## Excerpted data
:::
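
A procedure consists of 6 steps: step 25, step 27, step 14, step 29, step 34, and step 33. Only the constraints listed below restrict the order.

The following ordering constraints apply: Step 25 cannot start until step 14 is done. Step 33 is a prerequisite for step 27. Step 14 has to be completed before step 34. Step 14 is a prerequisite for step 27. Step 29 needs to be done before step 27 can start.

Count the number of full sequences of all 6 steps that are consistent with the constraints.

The steps with no prerequisites are step 14, step 29, step 33; any of them can be placed first.
Systematically extending each partial ordering one step at a time and counting, there are 76 complete orderings.

76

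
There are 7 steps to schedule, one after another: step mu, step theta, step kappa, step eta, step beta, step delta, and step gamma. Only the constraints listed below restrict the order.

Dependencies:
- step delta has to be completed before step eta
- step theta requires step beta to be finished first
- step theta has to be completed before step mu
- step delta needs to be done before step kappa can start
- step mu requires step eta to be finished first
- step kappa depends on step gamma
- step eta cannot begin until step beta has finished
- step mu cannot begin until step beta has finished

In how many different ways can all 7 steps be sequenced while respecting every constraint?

91

3 steps have no prerequisites (step beta, step delta, step gamma), so any of them could come first.
Counting all ways to extend the partial order to a total order gives 91.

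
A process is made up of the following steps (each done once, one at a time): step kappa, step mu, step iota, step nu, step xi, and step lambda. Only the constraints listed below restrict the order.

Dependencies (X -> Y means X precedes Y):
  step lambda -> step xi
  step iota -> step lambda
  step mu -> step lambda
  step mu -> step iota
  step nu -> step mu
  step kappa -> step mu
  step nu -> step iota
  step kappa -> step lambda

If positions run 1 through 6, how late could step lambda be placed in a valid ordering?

5

Following the constraints forward from step lambda, its only required successor is step xi.
So at least 1 step follows step lambda, putting step lambda no later than position 5. That position is achievable by scheduling everything else first.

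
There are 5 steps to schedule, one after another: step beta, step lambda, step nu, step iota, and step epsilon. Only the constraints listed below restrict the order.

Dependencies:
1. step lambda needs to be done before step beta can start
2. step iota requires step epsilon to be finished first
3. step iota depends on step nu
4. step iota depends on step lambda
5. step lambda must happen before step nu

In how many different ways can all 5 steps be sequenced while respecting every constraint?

The steps with no prerequisites are step lambda, step epsilon; any of them can be placed first.
Systematically extending each partial ordering one step at a time and counting, there are 11 complete orderings.

11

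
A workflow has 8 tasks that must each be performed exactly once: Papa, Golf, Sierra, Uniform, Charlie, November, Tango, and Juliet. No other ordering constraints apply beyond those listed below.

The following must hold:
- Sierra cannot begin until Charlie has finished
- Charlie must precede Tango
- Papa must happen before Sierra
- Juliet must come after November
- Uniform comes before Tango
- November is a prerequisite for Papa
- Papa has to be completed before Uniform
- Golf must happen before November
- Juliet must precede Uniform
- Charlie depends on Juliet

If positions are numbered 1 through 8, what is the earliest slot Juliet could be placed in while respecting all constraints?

3

Every task that must precede Juliet has to come before it. Tracing all chains that end at Juliet, those tasks are: Golf, November — 2 in total.
With 2 mandatory predecessors, the earliest Juliet can sit is position 2+1 = 3, and placing just those 2 first achieves it.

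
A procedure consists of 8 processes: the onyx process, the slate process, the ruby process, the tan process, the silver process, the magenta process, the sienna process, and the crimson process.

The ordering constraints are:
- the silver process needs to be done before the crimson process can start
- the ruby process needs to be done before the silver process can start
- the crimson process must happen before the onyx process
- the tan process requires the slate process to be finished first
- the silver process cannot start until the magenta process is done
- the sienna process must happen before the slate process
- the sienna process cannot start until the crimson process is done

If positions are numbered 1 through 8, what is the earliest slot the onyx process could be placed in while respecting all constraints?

Working backwards through the constraints from the onyx process, its full set of required predecessors is the ruby process, the silver process, the magenta process, the crimson process — 4 of them.
With 4 mandatory predecessors, the earliest the onyx process can sit is position 4+1 = 5, and placing just those 4 first achieves it.

5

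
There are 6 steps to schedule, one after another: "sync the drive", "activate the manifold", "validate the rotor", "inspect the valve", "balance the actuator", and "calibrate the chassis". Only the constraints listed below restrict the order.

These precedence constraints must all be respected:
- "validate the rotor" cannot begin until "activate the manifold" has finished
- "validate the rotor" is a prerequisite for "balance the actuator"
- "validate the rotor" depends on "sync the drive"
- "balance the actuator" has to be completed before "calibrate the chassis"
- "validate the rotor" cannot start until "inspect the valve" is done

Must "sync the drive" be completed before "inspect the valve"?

No

Nothing in the constraints links "sync the drive" and "inspect the valve"; they are unordered relative to each other.
There exist valid orderings with "inspect the valve" before "sync the drive", so "sync the drive" is not required to come first.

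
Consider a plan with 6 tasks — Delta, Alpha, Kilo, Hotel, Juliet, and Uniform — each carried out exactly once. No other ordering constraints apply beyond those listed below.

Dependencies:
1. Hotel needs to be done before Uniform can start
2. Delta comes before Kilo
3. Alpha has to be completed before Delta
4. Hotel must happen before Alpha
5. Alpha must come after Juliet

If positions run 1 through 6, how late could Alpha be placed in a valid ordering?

The tasks that are forced after Alpha, directly or by a chain of constraints, are Delta, Kilo. That's 2 tasks.
So at least 2 tasks follow Alpha, putting Alpha no later than position 4. That position is achievable by scheduling everything else first.

4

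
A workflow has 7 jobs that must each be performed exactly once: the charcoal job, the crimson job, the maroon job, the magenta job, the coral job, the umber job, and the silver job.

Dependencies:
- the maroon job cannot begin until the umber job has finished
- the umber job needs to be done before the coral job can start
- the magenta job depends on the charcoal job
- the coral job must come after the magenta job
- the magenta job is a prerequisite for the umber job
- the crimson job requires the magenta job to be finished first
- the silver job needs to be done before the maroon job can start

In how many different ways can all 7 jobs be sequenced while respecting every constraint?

41

The jobs with no prerequisites are the charcoal job, the silver job; any of them can be placed first.
Counting all ways to extend the partial order to a total order gives 41.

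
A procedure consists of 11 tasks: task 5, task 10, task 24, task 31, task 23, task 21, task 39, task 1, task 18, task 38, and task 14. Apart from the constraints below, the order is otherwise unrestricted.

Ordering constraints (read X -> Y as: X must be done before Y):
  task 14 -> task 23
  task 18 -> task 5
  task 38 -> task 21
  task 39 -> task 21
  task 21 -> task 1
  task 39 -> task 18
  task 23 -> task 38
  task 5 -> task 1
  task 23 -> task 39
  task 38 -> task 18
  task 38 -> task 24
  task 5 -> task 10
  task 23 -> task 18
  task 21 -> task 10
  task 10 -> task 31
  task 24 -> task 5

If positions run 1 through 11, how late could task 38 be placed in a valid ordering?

4

The tasks that are forced after task 38, directly or by a chain of constraints, are task 5, task 10, task 24, task 31, task 21, task 1, task 18. That's 7 tasks.
So at least 7 tasks follow task 38, putting task 38 no later than position 4. That position is achievable by scheduling everything else first.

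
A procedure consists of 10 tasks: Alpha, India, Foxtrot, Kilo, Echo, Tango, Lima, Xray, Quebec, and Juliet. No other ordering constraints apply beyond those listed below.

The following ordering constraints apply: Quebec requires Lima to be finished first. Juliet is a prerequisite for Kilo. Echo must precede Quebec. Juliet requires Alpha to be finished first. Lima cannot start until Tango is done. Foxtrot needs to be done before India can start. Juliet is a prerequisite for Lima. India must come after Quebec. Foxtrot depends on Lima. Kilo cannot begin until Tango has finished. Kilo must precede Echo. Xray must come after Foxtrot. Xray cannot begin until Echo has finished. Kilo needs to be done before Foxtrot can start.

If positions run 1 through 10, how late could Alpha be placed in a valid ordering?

2

Every task that must follow Alpha has to come after it. Tracing all chains starting from Alpha, those tasks are: India, Foxtrot, Kilo, Echo, Lima, Xray, Quebec, Juliet — 8 in total.
With 8 mandatory successors out of 10 tasks total, the latest slot for Alpha is 10−8 = 2, and it's reachable by doing all non-successors before Alpha.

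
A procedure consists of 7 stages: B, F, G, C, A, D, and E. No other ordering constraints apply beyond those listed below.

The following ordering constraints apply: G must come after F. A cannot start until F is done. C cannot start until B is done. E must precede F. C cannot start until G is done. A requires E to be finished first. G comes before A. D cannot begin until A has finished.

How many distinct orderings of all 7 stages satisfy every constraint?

15

2 stages have no prerequisites (B, E), so any of them could come first.
Systematically extending each partial ordering one stage at a time and counting, there are 15 complete orderings.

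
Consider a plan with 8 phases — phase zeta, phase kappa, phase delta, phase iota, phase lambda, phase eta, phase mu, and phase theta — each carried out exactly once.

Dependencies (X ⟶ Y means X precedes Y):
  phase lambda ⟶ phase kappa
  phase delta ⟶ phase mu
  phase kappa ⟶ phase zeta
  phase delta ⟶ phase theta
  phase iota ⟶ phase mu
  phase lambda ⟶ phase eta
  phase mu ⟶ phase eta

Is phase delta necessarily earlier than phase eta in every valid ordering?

Yes

Tracing the constraints gives a chain: phase delta → phase mu → phase eta.
That forces phase delta before phase eta in every valid schedule.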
:::
## Problem
Word for word, restate the lines above from the line containing "4. step iota depends on step lambda" through the line containing "The ordering constraints", with both included and nothing else.

## Task response
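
4. step iota depends on step lambda
5. step lambda must happen before step nu

In how many different ways can all 5 steps be sequenced while respecting every constraint?

The steps with no prerequisites are step lambda, step epsilon; any of them can be placed first.
Systematically extending each partial ordering one step at a time and counting, there are 11 complete orderings.

11

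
A workflow has 8 tasks that must each be performed exactly once: Papa, Golf, Sierra, Uniform, Charlie, November, Tango, and Juliet. No other ordering constraints apply beyond those listed below.

The following must hold:
- Sierra cannot begin until Charlie has finished
- Charlie must precede Tango
- Papa must happen before Sierra
- Juliet must come after November
- Uniform comes before Tango
- November is a prerequisite for Papa
- Papa has to be completed before Uniform
- Golf must happen before November
- Juliet must precede Uniform
- Charlie depends on Juliet

If positions are numbered 1 through 8, what is the earliest slot Juliet could be placed in while respecting all constraints?

3

Every task that must precede Juliet has to come before it. Tracing all chains that end at Juliet, those tasks are: Golf, November — 2 in total.
With 2 mandatory predecessors, the earliest Juliet can sit is position 2+1 = 3, and placing just those 2 first achieves it.

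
A procedure consists of 8 processes: the onyx process, the slate process, the ruby process, the tan process, the silver process, the magenta process, the sienna process, and the crimson process.

The ordering constraints are: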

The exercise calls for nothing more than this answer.